* [Your assignment]: From the records below, extract only the lines running from the line with "Before: the arm is [θ0=0°, θ1=270°, e=1]." to the line with "Between the two snapshots, supposedly exactly 2", both lines included, reproducing them exactly.

* [Stored items]:
+ + + + + + +

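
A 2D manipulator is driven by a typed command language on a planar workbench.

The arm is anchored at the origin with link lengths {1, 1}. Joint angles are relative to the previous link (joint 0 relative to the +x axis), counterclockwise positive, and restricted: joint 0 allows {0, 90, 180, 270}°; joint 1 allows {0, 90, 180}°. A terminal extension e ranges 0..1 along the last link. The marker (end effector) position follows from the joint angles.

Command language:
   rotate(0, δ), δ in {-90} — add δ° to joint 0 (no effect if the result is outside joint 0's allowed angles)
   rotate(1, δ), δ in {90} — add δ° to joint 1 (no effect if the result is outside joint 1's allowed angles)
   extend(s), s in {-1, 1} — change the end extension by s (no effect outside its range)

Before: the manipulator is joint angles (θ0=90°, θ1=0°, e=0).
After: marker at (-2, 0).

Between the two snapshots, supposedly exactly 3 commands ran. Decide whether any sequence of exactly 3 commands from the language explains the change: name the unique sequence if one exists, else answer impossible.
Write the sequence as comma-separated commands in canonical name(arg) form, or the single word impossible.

t0: joint angles (θ0=90°, θ1=0°, e=0)
[1] after rotate(0, -90): joint angles (θ0=0°, θ1=0°, e=0)
[2] after rotate(0, -90): joint angles (θ0=270°, θ1=0°, e=0)
[3] after rotate(0, -90): joint angles (θ0=180°, θ1=0°, e=0)
no other 3-command option fits: unique.

rotate(0, -90), rotate(0, -90), rotate(0, -90)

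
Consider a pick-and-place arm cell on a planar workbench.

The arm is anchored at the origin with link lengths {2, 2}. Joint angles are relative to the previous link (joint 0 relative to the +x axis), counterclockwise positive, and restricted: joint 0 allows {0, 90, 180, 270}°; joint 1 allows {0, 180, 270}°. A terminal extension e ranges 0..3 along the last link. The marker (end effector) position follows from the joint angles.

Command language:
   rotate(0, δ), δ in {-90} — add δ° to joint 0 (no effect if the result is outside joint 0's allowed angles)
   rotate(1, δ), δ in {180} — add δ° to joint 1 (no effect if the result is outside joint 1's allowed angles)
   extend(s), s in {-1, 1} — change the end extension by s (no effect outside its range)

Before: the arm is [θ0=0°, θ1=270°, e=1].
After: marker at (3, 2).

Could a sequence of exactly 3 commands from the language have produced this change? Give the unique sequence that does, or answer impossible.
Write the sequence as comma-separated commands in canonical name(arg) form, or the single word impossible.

rotate(0, -90), rotate(0, -90), rotate(0, -90)

t0: [θ0=0°, θ1=270°, e=1]
1. rotate(0, -90) → [θ0=270°, θ1=270°, e=1]
2. rotate(0, -90) → [θ0=180°, θ1=270°, e=1]
3. rotate(0, -90) → [θ0=90°, θ1=270°, e=1]
no rival 3-sequence matches.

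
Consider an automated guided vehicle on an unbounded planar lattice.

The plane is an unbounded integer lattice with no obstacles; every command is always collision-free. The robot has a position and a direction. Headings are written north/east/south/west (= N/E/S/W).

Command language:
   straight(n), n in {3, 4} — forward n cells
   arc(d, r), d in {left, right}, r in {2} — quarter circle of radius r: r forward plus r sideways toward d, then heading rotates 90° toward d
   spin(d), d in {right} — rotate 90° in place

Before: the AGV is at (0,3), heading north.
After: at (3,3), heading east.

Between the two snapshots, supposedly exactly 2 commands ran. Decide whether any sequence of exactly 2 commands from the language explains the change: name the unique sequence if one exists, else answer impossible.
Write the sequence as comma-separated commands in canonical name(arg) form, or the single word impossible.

spin(right), straight(3)

key: position moved to (3,3) AND the heading swung to E — translation plus rotation needed
begin: at (0,3), heading north
1. spin(right) → at (0,3), heading east
2. straight(3) → at (3,3), heading east
no other 2-command option fits: unique.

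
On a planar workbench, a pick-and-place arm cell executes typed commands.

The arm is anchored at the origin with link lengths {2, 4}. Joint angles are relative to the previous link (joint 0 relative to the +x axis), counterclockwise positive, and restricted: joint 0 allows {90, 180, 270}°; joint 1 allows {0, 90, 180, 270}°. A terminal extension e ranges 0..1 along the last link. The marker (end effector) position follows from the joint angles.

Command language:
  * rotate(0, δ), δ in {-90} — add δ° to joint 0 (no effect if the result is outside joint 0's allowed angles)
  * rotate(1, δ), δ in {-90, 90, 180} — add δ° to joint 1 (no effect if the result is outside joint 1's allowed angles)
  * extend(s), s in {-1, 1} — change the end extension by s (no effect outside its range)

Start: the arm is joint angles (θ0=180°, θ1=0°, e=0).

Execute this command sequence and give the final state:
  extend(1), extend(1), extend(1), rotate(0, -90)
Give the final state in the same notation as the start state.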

+ + + + + + +

* [Reply]:
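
Before: the arm is [θ0=0°, θ1=270°, e=1].
After: marker at (3, 2).

Could a sequence of exactly 3 commands from the language have produced this change? Give the unique sequence that does, or answer impossible.
Write the sequence as comma-separated commands in canonical name(arg) form, or the single word impossible.

rotate(0, -90), rotate(0, -90), rotate(0, -90)

t0: [θ0=0°, θ1=270°, e=1]
1. rotate(0, -90) → [θ0=270°, θ1=270°, e=1]
2. rotate(0, -90) → [θ0=180°, θ1=270°, e=1]
3. rotate(0, -90) → [θ0=90°, θ1=270°, e=1]
no rival 3-sequence matches.

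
Consider an automated guided vehicle on an unbounded planar lattice.

The plane is an unbounded integer lattice with no obstacles; every command is always collision-free. The robot has a position and a direction. Headings are written north/east/south/west (= N/E/S/W).

Command language:
   straight(n), n in {3, 4} — forward n cells
   arc(d, r), d in {left, right}, r in {2} — quarter circle of radius r: r forward plus r sideways toward d, then heading rotates 90° toward d
   spin(d), d in {right} — rotate 90° in place

Before: the AGV is at (0,3), heading north.
After: at (3,3), heading east.

Between the two snapshots, supposedly exactly 2 commands ran. Decide whether any sequence of exactly 2 commands from the language explains the change: name the unique sequence if one exists, else answer impossible.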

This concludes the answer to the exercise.